*Work order*: Every line from the one that contains "A's planner proposes velocity v_A = (-4, 0)." to the end of the records must be restated word for word. No other line belongs in the answer.

(Stored data)
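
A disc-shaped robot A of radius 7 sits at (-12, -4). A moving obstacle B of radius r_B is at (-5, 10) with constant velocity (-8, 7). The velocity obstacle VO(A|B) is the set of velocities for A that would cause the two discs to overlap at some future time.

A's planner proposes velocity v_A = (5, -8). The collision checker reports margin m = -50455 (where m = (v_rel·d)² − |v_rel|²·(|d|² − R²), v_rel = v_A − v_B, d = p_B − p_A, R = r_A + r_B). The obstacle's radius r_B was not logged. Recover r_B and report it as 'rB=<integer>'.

m = -50455
d = (7, 14);  v_rel = (13, -15),  |v_rel|² = 394
v_rel×d = (13)·(14) − (-15)·(7) = 287
since m = R²·394 − 287²:  R² = (82369 + -50455) / 394 = 81
R = √81 = 9  ⇒  r_B = 9 − 7 = 2

rB=2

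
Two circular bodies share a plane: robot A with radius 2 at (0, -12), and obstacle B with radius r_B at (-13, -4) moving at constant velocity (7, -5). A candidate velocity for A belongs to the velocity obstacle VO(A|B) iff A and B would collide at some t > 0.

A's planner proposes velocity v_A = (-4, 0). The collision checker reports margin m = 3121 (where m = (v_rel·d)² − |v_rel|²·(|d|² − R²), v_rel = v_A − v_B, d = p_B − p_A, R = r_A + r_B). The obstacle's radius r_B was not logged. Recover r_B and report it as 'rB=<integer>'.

m = 3121
d = (-13, 8);  v_rel = (-11, 5),  |v_rel|² = 146
v_rel×d = (-11)·(8) − (5)·(-13) = -23
since m = R²·146 − (-23)²:  R² = (529 + 3121) / 146 = 25
R = √25 = 5  ⇒  r_B = 5 − 2 = 3

rB=3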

*Response*:
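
A's planner proposes velocity v_A = (-4, 0). The collision checker reports margin m = 3121 (where m = (v_rel·d)² − |v_rel|²·(|d|² − R²), v_rel = v_A − v_B, d = p_B − p_A, R = r_A + r_B). The obstacle's radius r_B was not logged. Recover r_B and report it as 'rB=<integer>'.

m = 3121
d = (-13, 8);  v_rel = (-11, 5),  |v_rel|² = 146
v_rel×d = (-11)·(8) − (5)·(-13) = -23
since m = R²·146 − (-23)²:  R² = (529 + 3121) / 146 = 25
R = √25 = 5  ⇒  r_B = 5 − 2 = 3

rB=3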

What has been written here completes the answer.